TASK: An exact reproduction of all entries is required.

• • • • • • •

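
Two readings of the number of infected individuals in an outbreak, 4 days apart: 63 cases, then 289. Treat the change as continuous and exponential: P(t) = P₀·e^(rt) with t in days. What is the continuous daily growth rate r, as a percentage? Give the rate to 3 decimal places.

r ≈ 38.082% per day

289 = 63 · e^(r·4)
e^(4r) = 289/63 = 4.5873
r = ln(4.5873) / 4 = 1.52329 / 4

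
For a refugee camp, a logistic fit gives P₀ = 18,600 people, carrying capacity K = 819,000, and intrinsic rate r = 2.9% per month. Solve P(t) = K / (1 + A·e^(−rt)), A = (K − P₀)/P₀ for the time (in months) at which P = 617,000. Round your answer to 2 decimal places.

t ≈ 168.23 months

A = (819000 − 18600)/18600 = 43.03226
617000 = 819000/(1 + 43.03226·e^(−0.029t)) → 1 + 43.03226·e^(−0.029t) = 1.32739
e^(−0.029t) = 0.007608 → t = ln(131.44011)/0.029 = 4.87855/0.029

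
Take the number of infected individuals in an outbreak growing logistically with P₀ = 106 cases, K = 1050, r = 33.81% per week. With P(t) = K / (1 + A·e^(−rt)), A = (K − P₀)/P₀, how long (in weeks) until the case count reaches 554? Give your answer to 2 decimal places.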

• • • • • • •

EXERCISE ANSWER:
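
Two readings of the number of infected individuals in an outbreak, 4 days apart: 63 cases, then 289. Treat the change as continuous and exponential: P(t) = P₀·e^(rt) with t in days. What is the continuous daily growth rate r, as a percentage? Give the rate to 3 decimal places.

r ≈ 38.082% per day

289 = 63 · e^(r·4)
e^(4r) = 289/63 = 4.5873
r = ln(4.5873) / 4 = 1.52329 / 4

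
For a refugee camp, a logistic fit gives P₀ = 18,600 people, carrying capacity K = 819,000, and intrinsic rate r = 2.9% per month. Solve P(t) = K / (1 + A·e^(−rt)), A = (K − P₀)/P₀ for the time (in months) at which P = 617,000. Round your answer to 2 decimal places.

t ≈ 168.23 months

A = (819000 − 18600)/18600 = 43.03226
617000 = 819000/(1 + 43.03226·e^(−0.029t)) → 1 + 43.03226·e^(−0.029t) = 1.32739
e^(−0.029t) = 0.007608 → t = ln(131.44011)/0.029 = 4.87855/0.029

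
Take the number of infected individuals in an outbreak growing logistically with P₀ = 106 cases, K = 1050, r = 33.81% per week. With P(t) = K / (1 + A·e^(−rt)), A = (K − P₀)/P₀, how long (in weeks) until the case count reaches 554? Give your answer to 2 decimal places.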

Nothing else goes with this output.